» Assignment:
Your response should consist of the records, reproduced exactly.

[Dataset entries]
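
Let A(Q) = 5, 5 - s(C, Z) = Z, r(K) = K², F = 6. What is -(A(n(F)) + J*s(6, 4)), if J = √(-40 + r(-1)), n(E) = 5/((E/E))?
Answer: -5 - I*√39 ≈ -5.0 - 6.245*I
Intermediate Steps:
n(E) = 5 (n(E) = 5/1 = 5*1 = 5)
s(C, Z) = 5 - Z
J = I*√39 (J = √(-40 + (-1)²) = √(-40 + 1) = √(-39) = I*√39 ≈ 6.245*I)
-(A(n(F)) + J*s(6, 4)) = -(5 + (I*√39)*(5 - 1*4)) = -(5 + (I*√39)*(5 - 4)) = -(5 + (I*√39)*1) = -(5 + I*√39) = -5 - I*√39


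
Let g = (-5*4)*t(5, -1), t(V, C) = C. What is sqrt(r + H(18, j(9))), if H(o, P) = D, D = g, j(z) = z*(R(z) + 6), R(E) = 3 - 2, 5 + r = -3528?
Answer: I*sqrt(3513) ≈ 59.271*I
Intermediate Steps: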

» Problem solution:
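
Let A(Q) = 5, 5 - s(C, Z) = Z, r(K) = K², F = 6. What is -(A(n(F)) + J*s(6, 4)), if J = √(-40 + r(-1)), n(E) = 5/((E/E))?
Answer: -5 - I*√39 ≈ -5.0 - 6.245*I
Intermediate Steps:
n(E) = 5 (n(E) = 5/1 = 5*1 = 5)
s(C, Z) = 5 - Z
J = I*√39 (J = √(-40 + (-1)²) = √(-40 + 1) = √(-39) = I*√39 ≈ 6.245*I)
-(A(n(F)) + J*s(6, 4)) = -(5 + (I*√39)*(5 - 1*4)) = -(5 + (I*√39)*(5 - 4)) = -(5 + (I*√39)*1) = -(5 + I*√39) = -5 - I*√39


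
Let g = (-5*4)*t(5, -1), t(V, C) = C. What is sqrt(r + H(18, j(9))), if H(o, P) = D, D = g, j(z) = z*(R(z) + 6), R(E) = 3 - 2, 5 + r = -3528?
Answer: I*sqrt(3513) ≈ 59.271*I
Intermediate Steps: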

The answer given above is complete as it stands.